Saved data entries -
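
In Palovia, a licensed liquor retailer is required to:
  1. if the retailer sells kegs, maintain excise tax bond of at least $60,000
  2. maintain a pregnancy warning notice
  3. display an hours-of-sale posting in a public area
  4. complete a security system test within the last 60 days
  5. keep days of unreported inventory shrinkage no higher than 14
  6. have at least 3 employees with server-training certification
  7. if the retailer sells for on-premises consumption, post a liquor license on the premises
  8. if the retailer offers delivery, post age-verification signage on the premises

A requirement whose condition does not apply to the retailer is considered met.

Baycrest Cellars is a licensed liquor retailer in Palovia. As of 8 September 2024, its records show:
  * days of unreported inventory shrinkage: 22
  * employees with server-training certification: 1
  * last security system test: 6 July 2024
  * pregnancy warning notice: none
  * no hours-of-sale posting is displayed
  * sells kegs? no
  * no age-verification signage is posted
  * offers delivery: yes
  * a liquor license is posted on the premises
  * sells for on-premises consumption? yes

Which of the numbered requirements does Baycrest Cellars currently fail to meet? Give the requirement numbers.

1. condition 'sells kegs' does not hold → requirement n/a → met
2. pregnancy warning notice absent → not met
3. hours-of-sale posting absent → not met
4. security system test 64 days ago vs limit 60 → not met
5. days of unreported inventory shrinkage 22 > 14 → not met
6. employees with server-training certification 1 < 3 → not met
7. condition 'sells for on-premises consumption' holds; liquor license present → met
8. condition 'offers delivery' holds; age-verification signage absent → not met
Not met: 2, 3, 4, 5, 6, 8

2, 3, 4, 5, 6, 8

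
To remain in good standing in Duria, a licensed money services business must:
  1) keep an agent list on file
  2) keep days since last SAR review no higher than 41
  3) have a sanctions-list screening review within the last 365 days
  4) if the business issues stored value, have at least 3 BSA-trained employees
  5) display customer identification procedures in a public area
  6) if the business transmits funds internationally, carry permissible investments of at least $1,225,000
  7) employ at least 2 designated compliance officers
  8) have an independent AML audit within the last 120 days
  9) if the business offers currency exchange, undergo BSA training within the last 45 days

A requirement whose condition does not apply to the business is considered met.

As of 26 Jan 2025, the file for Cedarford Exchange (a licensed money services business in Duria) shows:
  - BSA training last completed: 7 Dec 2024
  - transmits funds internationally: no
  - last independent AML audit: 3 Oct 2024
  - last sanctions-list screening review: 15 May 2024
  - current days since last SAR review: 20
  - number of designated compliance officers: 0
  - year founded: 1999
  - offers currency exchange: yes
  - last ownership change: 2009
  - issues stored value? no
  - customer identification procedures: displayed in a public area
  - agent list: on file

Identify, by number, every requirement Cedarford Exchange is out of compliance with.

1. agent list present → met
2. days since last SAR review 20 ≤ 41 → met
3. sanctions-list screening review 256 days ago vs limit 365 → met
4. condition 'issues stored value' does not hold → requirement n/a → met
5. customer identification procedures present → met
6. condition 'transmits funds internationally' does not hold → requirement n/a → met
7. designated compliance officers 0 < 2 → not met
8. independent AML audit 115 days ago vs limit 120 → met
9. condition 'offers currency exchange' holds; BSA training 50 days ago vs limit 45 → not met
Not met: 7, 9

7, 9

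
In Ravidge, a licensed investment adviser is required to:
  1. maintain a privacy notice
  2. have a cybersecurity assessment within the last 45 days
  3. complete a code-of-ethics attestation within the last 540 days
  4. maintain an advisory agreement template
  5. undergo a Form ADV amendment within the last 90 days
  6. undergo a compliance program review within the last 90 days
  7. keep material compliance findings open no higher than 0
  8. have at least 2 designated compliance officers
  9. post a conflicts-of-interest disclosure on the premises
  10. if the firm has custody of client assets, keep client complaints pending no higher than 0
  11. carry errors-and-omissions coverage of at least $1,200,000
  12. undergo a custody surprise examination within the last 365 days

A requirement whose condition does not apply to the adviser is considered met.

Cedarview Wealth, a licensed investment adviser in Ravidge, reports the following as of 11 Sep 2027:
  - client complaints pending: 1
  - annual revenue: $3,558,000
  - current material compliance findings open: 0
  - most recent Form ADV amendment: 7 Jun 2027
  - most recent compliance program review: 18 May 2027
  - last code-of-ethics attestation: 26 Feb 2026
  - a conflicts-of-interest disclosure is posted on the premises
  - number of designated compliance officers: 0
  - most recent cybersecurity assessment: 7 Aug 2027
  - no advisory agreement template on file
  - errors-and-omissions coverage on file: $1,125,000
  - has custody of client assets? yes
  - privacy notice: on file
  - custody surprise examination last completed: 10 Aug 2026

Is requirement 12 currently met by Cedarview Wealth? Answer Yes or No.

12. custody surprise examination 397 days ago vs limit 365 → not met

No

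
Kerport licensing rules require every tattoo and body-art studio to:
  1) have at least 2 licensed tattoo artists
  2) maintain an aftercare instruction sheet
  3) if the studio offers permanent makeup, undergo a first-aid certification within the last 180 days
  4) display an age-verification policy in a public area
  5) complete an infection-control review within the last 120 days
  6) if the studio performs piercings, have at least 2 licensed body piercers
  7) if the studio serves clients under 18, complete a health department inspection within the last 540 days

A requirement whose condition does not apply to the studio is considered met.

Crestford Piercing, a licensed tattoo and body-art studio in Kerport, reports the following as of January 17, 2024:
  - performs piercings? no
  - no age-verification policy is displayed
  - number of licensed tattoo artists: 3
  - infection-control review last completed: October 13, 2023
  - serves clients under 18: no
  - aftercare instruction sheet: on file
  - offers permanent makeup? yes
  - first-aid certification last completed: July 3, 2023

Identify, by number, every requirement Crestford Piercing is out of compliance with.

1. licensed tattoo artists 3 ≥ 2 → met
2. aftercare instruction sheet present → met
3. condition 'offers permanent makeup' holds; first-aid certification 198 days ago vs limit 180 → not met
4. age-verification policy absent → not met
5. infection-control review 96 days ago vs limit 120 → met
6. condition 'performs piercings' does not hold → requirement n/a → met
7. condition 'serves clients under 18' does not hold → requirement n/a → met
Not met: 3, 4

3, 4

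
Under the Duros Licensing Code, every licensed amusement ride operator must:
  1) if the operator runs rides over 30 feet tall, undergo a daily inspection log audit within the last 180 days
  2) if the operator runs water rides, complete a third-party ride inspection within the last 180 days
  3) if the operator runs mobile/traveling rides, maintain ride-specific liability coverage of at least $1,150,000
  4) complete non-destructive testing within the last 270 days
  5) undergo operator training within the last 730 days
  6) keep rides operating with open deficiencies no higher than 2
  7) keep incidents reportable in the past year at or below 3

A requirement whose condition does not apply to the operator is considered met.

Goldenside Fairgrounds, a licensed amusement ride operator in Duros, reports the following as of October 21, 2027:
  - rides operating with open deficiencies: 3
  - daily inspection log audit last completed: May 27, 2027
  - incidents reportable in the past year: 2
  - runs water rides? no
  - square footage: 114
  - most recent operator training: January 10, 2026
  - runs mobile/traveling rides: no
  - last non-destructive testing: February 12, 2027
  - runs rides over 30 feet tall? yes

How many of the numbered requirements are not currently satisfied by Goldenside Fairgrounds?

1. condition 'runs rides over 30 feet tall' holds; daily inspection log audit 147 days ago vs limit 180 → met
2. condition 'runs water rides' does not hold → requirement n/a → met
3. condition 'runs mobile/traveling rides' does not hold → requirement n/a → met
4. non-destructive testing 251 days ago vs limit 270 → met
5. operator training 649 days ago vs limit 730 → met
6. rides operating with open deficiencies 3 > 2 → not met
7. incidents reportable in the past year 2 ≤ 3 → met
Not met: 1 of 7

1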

REQUIREMENT - Return only the lines above that run from the opening line through the line containing "8. if the retailer", exactly as written.

REPLY TO THE TASK -
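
In Palovia, a licensed liquor retailer is required to:
  1. if the retailer sells kegs, maintain excise tax bond of at least $60,000
  2. maintain a pregnancy warning notice
  3. display an hours-of-sale posting in a public area
  4. complete a security system test within the last 60 days
  5. keep days of unreported inventory shrinkage no higher than 14
  6. have at least 3 employees with server-training certification
  7. if the retailer sells for on-premises consumption, post a liquor license on the premises
  8. if the retailer offers delivery, post age-verification signage on the premises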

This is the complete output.